#### Task objective
Write out all entries word for word.
____
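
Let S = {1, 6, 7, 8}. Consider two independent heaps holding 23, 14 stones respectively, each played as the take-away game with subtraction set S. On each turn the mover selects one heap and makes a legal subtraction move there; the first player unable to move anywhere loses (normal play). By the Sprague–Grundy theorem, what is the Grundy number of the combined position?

3

All heaps use S = {1, 6, 7, 8}:
n :  0  1  2  3  4  5  6  7  8  9 10 11 12 13 14 15 16 17 18 19 20 21 22 23
G :  0  1  0  1  0  1  2  3  2  3  2  3  4  0  1  0  1  0  1  2  3  2  3  2
Heap A: G(23) = 2.
Heap B: G(14) = 1.
Combined Grundy value = 2 ⊕ 1 = 3.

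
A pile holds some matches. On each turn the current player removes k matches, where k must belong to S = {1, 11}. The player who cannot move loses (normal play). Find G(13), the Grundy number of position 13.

n :  0  1  2  3  4  5  6  7  8  9 10 11 12 13
G :  0  1  0  1  0  1  0  1  0  1  0  1  0  1

1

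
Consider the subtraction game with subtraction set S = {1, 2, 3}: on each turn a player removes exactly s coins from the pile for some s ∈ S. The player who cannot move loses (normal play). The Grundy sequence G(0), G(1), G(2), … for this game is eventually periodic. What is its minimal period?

G(0) = 0
G(1) = mex{0} = 1
G(2) = mex{1,0} = 2
G(3) = mex{2,1,0} = 3
G(4) = mex{3,2,1} = 0
G(5) = mex{0,3,2} = 1
G(6) = mex{1,0,3} = 2
G(7) = mex{2,1,0} = 3
G(8) = mex{3,2,1} = 0
G(9) = mex{0,3,2} = 1
G(10) = mex{1,0,3} = 2
G(11) = mex{2,1,0} = 3
G(12) = mex{3,2,1} = 0
G(13) = mex{0,3,2} = 1
G(14) = mex{1,0,3} = 2
G(n+4) = G(n) holds for n = 0,…,2 (a full window of length max(S) = 3), so the sequence is purely periodic with period 4.

4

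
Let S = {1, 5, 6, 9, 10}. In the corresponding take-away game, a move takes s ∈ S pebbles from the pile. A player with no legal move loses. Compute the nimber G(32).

0

G(0) = 0
G(1) = mex{0} = 1
G(2) = mex{1} = 0
G(3) = mex{0} = 1
G(4) = mex{1} = 0
G(5) = mex{0,0} = 1
G(6) = mex{1,1,0} = 2
G(7) = mex{2,0,1} = 3
G(8) = mex{3,1,0} = 2
G(9) = mex{2,0,1,0} = 3
G(10) = mex{3,1,0,1,0} = 2
G(11) = mex{2,2,1,0,1} = 3
G(12) = mex{3,3,2,1,0} = 4
G(13) = mex{4,2,3,0,1} = 5
G(14) = mex{5,3,2,1,0} = 4
G(15) = mex{4,2,3,2,1} = 0
G(16) = mex{0,3,2,3,2} = 1
G(17) = mex{1,4,3,2,3} = 0
G(18) = mex{0,5,4,3,2} = 1
G(19) = mex{1,4,5,2,3} = 0
G(20) = mex{0,0,4,3,2} = 1
G(21) = mex{1,1,0,4,3} = 2
G(22) = mex{2,0,1,5,4} = 3
G(23) = mex{3,1,0,4,5} = 2
G(24) = mex{2,0,1,0,4} = 3
G(25) = mex{3,1,0,1,0} = 2
G(26) = mex{2,2,1,0,1} = 3
G(27) = mex{3,3,2,1,0} = 4
G(28) = mex{4,2,3,0,1} = 5
G(29) = mex{5,3,2,1,0} = 4
G(30) = mex{4,2,3,2,1} = 0
G(31) = mex{0,3,2,3,2} = 1
G(32) = mex{1,4,3,2,3} = 0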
____
#### Exercise response
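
Let S = {1, 6, 7, 8}. Consider two independent heaps holding 23, 14 stones respectively, each played as the take-away game with subtraction set S. On each turn the mover selects one heap and makes a legal subtraction move there; the first player unable to move anywhere loses (normal play). By the Sprague–Grundy theorem, what is the Grundy number of the combined position?

3

All heaps use S = {1, 6, 7, 8}:
n :  0  1  2  3  4  5  6  7  8  9 10 11 12 13 14 15 16 17 18 19 20 21 22 23
G :  0  1  0  1  0  1  2  3  2  3  2  3  4  0  1  0  1  0  1  2  3  2  3  2
Heap A: G(23) = 2.
Heap B: G(14) = 1.
Combined Grundy value = 2 ⊕ 1 = 3.

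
A pile holds some matches. On each turn the current player removes k matches, where k must belong to S = {1, 11}. The player who cannot move loses (normal play). Find G(13), the Grundy number of position 13.

n :  0  1  2  3  4  5  6  7  8  9 10 11 12 13
G :  0  1  0  1  0  1  0  1  0  1  0  1  0  1

1

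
Consider the subtraction game with subtraction set S = {1, 2, 3}: on each turn a player removes exactly s coins from the pile for some s ∈ S. The player who cannot move loses (normal play). The Grundy sequence G(0), G(1), G(2), … for this game is eventually periodic. What is its minimal period?

G(0) = 0
G(1) = mex{0} = 1
G(2) = mex{1,0} = 2
G(3) = mex{2,1,0} = 3
G(4) = mex{3,2,1} = 0
G(5) = mex{0,3,2} = 1
G(6) = mex{1,0,3} = 2
G(7) = mex{2,1,0} = 3
G(8) = mex{3,2,1} = 0
G(9) = mex{0,3,2} = 1
G(10) = mex{1,0,3} = 2
G(11) = mex{2,1,0} = 3
G(12) = mex{3,2,1} = 0
G(13) = mex{0,3,2} = 1
G(14) = mex{1,0,3} = 2
G(n+4) = G(n) holds for n = 0,…,2 (a full window of length max(S) = 3), so the sequence is purely periodic with period 4.

4

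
Let S = {1, 5, 6, 9, 10}. In the corresponding take-away game, a move takes s ∈ S pebbles from the pile. A player with no legal move loses. Compute the nimber G(32).

0

G(0) = 0
G(1) = mex{0} = 1
G(2) = mex{1} = 0
G(3) = mex{0} = 1
G(4) = mex{1} = 0
G(5) = mex{0,0} = 1
G(6) = mex{1,1,0} = 2
G(7) = mex{2,0,1} = 3
G(8) = mex{3,1,0} = 2
G(9) = mex{2,0,1,0} = 3
G(10) = mex{3,1,0,1,0} = 2
G(11) = mex{2,2,1,0,1} = 3
G(12) = mex{3,3,2,1,0} = 4
G(13) = mex{4,2,3,0,1} = 5
G(14) = mex{5,3,2,1,0} = 4
G(15) = mex{4,2,3,2,1} = 0
G(16) = mex{0,3,2,3,2} = 1
G(17) = mex{1,4,3,2,3} = 0
G(18) = mex{0,5,4,3,2} = 1
G(19) = mex{1,4,5,2,3} = 0
G(20) = mex{0,0,4,3,2} = 1
G(21) = mex{1,1,0,4,3} = 2
G(22) = mex{2,0,1,5,4} = 3
G(23) = mex{3,1,0,4,5} = 2
G(24) = mex{2,0,1,0,4} = 3
G(25) = mex{3,1,0,1,0} = 2
G(26) = mex{2,2,1,0,1} = 3
G(27) = mex{3,3,2,1,0} = 4
G(28) = mex{4,2,3,0,1} = 5
G(29) = mex{5,3,2,1,0} = 4
G(30) = mex{4,2,3,2,1} = 0
G(31) = mex{0,3,2,3,2} = 1
G(32) = mex{1,4,3,2,3} = 0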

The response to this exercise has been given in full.